AIM OF THE EXERCISE :: Where does the string "with" occur in the records? Copy each line that holds it.

Stored data entries
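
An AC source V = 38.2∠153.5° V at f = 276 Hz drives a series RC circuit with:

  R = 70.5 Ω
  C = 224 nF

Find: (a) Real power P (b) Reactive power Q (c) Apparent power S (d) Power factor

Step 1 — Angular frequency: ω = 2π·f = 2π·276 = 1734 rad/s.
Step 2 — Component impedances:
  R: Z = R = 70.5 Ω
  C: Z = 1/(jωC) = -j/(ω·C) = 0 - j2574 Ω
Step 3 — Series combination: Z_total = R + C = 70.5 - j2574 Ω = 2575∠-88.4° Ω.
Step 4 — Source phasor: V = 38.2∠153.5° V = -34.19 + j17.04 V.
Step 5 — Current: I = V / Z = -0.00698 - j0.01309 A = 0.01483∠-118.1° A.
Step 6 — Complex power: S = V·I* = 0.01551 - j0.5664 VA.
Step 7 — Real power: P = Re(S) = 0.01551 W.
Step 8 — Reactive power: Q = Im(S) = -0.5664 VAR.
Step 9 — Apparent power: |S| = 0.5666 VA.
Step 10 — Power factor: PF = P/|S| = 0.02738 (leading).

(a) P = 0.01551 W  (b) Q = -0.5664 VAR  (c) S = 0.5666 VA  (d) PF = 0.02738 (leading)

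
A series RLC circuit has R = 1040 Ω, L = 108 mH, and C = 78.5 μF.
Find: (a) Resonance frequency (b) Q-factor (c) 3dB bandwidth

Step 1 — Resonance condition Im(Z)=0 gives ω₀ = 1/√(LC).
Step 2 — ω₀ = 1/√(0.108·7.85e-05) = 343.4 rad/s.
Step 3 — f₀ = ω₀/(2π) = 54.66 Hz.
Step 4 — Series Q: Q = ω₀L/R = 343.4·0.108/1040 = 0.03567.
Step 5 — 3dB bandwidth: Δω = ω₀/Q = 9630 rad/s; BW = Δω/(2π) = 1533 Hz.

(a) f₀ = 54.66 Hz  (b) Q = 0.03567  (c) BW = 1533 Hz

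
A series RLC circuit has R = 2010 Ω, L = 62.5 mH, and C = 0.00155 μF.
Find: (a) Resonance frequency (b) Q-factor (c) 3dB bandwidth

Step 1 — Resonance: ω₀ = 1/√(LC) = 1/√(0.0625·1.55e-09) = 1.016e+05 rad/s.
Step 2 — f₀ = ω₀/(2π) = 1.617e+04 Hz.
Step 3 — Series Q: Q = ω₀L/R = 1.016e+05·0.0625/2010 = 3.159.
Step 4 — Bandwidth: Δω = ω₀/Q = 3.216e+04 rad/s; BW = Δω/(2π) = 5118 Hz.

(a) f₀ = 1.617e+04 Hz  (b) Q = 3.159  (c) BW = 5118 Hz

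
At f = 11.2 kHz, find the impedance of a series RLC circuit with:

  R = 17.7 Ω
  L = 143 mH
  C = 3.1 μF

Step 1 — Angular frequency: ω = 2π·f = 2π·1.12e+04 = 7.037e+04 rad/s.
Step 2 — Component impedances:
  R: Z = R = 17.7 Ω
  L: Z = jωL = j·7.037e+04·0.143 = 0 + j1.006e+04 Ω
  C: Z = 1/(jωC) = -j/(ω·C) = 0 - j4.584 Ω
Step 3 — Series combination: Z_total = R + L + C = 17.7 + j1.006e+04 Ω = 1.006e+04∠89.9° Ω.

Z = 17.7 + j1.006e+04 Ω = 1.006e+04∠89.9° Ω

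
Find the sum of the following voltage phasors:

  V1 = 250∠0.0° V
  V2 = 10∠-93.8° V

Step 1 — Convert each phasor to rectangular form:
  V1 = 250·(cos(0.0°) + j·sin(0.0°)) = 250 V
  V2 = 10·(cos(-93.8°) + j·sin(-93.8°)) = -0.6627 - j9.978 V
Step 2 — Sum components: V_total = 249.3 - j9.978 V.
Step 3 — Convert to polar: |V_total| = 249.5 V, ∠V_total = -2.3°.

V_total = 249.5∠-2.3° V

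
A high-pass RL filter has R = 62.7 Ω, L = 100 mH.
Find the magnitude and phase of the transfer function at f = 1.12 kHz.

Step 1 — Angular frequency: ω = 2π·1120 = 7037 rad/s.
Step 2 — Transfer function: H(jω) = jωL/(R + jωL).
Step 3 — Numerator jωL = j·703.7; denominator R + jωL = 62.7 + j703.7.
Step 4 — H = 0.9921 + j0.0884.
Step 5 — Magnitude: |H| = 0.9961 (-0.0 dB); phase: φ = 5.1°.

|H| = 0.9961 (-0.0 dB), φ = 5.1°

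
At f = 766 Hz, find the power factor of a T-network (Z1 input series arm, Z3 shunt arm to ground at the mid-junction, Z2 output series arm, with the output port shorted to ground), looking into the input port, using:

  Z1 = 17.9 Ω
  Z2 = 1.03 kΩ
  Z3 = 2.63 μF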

WRITTEN ANSWER ::
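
An AC source V = 38.2∠153.5° V at f = 276 Hz drives a series RC circuit with:
At f = 11.2 kHz, find the impedance of a series RLC circuit with:
At f = 766 Hz, find the power factor of a T-network (Z1 input series arm, Z3 shunt arm to ground at the mid-junction, Z2 output series arm, with the output port shorted to ground), looking into the input port, using: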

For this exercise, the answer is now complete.